== WHAT YOU WILL DO ==
Quote exactly, and only, the lines of the material below from the line with "Pow(Add(J, J), -1)), y = -5?" through the line with "Answer: Rational(682469, 5814) ≈ 117.38".

⁂

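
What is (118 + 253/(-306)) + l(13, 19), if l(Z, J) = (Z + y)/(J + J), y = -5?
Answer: 682469/5814 ≈ 117.38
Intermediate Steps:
l(Z, J) = (-5 + Z)/(2*J) (l(Z, J) = (Z - 5)/(J + J) = (-5 + Z)/((2*J)) = (-5 + Z)*(1/(2*J)) = (-5 + Z)/(2*J))
(118 + 253/(-306)) + l(13, 19) = (118 + 253/(-306)) + (1/2)*(-5 + 13)/19 = (118 + 253*(-1/306)) + (1/2)*(1/19)*8 = (118 - 253/306) + 4/19 = 35855/306 + 4/19 = 682469/5814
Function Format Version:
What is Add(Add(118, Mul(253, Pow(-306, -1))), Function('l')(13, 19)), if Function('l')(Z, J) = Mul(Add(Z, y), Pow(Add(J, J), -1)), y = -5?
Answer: Rational(682469, 5814) ≈ 117.38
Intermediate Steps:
Function('l')(Z, J) = Mul(Rational(1, 2), Pow(J, -1), Add(-5, Z)) (Function('l')(Z, J) = Mul(Add(Z, -5), Pow(Add(J, J), -1)) = Mul(Add(-5, Z), Pow(Mul(2, J), -1)) = Mul(Add(-5, Z), Mul(Rational(1, 2), Pow(J, -1))) = Mul(Rational(1, 2), Pow(J, -1), Add(-5, Z)))
Add(Add(118, Mul(253, Pow(-306, -1))), Function('l')(13, 19)) = Add(Add(118, Mul(253, Pow(-306, -1))), Mul(Rational(1, 2), Pow(19, -1), Add(-5, 13))) = Add(Add(118, Mul(253, Rational(-1, 306))), Mul(Rational(1, 2), Rational(1, 19), 8)) = Add(Add(118, Rational(-253, 306)), Rational(4, 19)) = Add(Rational(35855, 306), Rational(4, 19)) = Rational(682469, 5814)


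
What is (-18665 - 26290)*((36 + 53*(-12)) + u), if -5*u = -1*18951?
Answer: -143415441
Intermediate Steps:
u = 18951/5 (u = -(-1)*18951/5 = -1/5*(-18951) = 18951/5 ≈ 3790.2)
(-18665 - 26290)*((36 + 53*(-12)) + u) = (-18665 - 26290)*((36 + 53*(-12)) + 18951/5) = -44955*((36 - 636) + 18951/5) = -44955*(-600 + 18951/5) = -44955*15951/5 = -143415441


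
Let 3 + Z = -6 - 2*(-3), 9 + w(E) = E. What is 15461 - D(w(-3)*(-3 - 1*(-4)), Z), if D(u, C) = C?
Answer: 15464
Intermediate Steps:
w(E) = -9 + E
Z = -3 (Z = -3 + (-6 - 2*(-3)) = -3 + (-6 + 6) = -3 + 0 = -3)
15461 - D(w(-3)*(-3 - 1*(-4)), Z) = 15461 - 1*(-3) = 15461 + 3 = 15464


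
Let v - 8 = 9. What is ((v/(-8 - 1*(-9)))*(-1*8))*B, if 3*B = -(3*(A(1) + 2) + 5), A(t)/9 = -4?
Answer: -13192/3 ≈ -4397.3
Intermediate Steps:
v = 17 (v = 8 + 9 = 17)
A(t) = -36 (A(t) = 9*(-4) = -36)
B = 97/3 (B = (-(3*(-36 + 2) + 5))/3 = (-(3*(-34) + 5))/3 = (-(-102 + 5))/3 = (-1*(-97))/3 = (1/3)*97 = 97/3 ≈ 32.333)
((v/(-8 - 1*(-9)))*(-1*8))*B = ((17/(-8 - 1*(-9)))*(-1*8))*(97/3) = ((17/(-8 + 9))*(-8))*(97/3) = ((17/1)*(-8))*(97/3) = ((17*1)*(-8))*(97/3) = (17*(-8))*(97/3) = -136*97/3 = -13192/3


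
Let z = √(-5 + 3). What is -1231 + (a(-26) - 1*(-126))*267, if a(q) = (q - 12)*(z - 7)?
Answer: 103433 - 10146*I*√2 ≈ 1.0343e+5 - 14349.0*I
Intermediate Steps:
z = I*√2 (z = √(-2) = I*√2 ≈ 1.4142*I)
a(q) = (-12 + q)*(-7 + I*√2) (a(q) = (q - 12)*(I*√2 - 7) = (-12 + q)*(-7 + I*√2))
-1231 + (a(-26) - 1*(-126))*267 = -1231 + ((84 - 7*(-26) - 12*I*√2 + I*(-26)*√2) - 1*(-126))*267 = -1231 + ((84 + 182 - 12*I*√2 - 26*I*√2) + 126)*267 = -1231 + ((266 - 38*I*√2) + 126)*267 = -1231 + (392 - 38*I*√2)*267 = -1231 + (104664 - 10146*I*√2) = 103433 - 10146*I*√2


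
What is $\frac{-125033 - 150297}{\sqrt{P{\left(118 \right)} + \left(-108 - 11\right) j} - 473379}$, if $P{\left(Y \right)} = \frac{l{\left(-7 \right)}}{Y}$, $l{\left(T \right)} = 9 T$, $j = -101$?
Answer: $\frac{15379581928260}{26442344543459} + \frac{275330 \sqrt{167345122}}{26442344543459} \approx 0.58176$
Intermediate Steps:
$P{\left(Y \right)} = - \frac{63}{Y}$ ($P{\left(Y \right)} = \frac{9 \left(-7\right)}{Y} = - \frac{63}{Y}$)
$\frac{-125033 - 150297}{\sqrt{P{\left(118 \right)} + \left(-108 - 11\right) j} - 473379} = \frac{-125033 - 150297}{\sqrt{- \frac{63}{118} + \left(-108 - 11\right) \left(-101\right)} - 473379} = - \frac{275330}{\sqrt{\left(-63\right) \frac{1}{118} - -12019} - 473379} = - \frac{275330}{\sqrt{- \frac{63}{118} + 12019} - 473379} = - \frac{275330}{\sqrt{\frac{1418179}{118}} - 473379} = - \frac{275330}{\frac{\sqrt{167345122}}{118} - 473379} = - \frac{275330}{-473379 + \frac{\sqrt{167345122}}{118}}$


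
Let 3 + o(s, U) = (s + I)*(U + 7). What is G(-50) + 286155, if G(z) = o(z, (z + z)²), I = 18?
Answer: -34072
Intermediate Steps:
o(s, U) = -3 + (7 + U)*(18 + s) (o(s, U) = -3 + (s + 18)*(U + 7) = -3 + (18 + s)*(7 + U) = -3 + (7 + U)*(18 + s))
G(z) = 123 + 4*z³ + 7*z + 72*z² (G(z) = 123 + 7*z + 18*(z + z)² + (z + z)²*z = 123 + 7*z + 18*(2*z)² + (2*z)²*z = 123 + 7*z + 18*(4*z²) + (4*z²)*z = 123 + 7*z + 72*z² + 4*z³ = 123 + 4*z³ + 7*z + 72*z²)
G(-50) + 286155 = (123 + 4*(-50)³ + 7*(-50) + 72*(-50)²) + 286155 = (123 + 4*(-125000) - 350 + 72*2500) + 286155 = (123 - 500000 - 350 + 180000) + 286155 = -320227 + 286155 = -34072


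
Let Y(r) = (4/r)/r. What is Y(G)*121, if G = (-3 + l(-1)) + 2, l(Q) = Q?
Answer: 121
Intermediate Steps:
G = -2 (G = (-3 - 1) + 2 = -4 + 2 = -2)
Y(r) = 4/r²
Y(G)*121 = (4/(-2)²)*121 = (4*(¼))*121 = 1*121 = 121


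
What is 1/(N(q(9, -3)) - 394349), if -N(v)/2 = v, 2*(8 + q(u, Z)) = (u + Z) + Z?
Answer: -1/394336 ≈ -2.5359e-6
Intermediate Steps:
q(u, Z) = -8 + Z + u/2 (q(u, Z) = -8 + ((u + Z) + Z)/2 = -8 + ((Z + u) + Z)/2 = -8 + (u + 2*Z)/2 = -8 + (Z + u/2) = -8 + Z + u/2)
N(v) = -2*v
1/(N(q(9, -3)) - 394349) = 1/(-2*(-8 - 3 + (½)*9) - 394349) = 1/(-2*(-8 - 3 + 9/2) - 394349) = 1/(-2*(-13/2) - 394349) = 1/(13 - 394349) = 1/(-394336) = -1/394336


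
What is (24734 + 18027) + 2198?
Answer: 44959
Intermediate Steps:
(24734 + 18027) + 2198 = 42761 + 2198 = 44959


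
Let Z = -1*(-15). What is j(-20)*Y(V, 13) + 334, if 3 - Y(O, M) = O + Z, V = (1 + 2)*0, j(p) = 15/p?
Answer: 343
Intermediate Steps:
Z = 15
V = 0 (V = 3*0 = 0)
Y(O, M) = -12 - O (Y(O, M) = 3 - (O + 15) = 3 - (15 + O) = 3 + (-15 - O) = -12 - O)
j(-20)*Y(V, 13) + 334 = (15/(-20))*(-12 - 1*0) + 334 = (15*(-1/20))*(-12 + 0) + 334 = -¾*(-12) + 334 = 9 + 334 = 343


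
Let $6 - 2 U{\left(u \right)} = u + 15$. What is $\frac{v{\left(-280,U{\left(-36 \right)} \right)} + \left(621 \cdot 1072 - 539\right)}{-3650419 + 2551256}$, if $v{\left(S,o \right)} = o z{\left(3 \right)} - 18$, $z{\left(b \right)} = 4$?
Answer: $- \frac{665209}{1099163} \approx -0.6052$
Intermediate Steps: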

⁂

== TASK SOLUTION ==
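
What is Add(Add(118, Mul(253, Pow(-306, -1))), Function('l')(13, 19)), if Function('l')(Z, J) = Mul(Add(Z, y), Pow(Add(J, J), -1)), y = -5?
Answer: Rational(682469, 5814) ≈ 117.38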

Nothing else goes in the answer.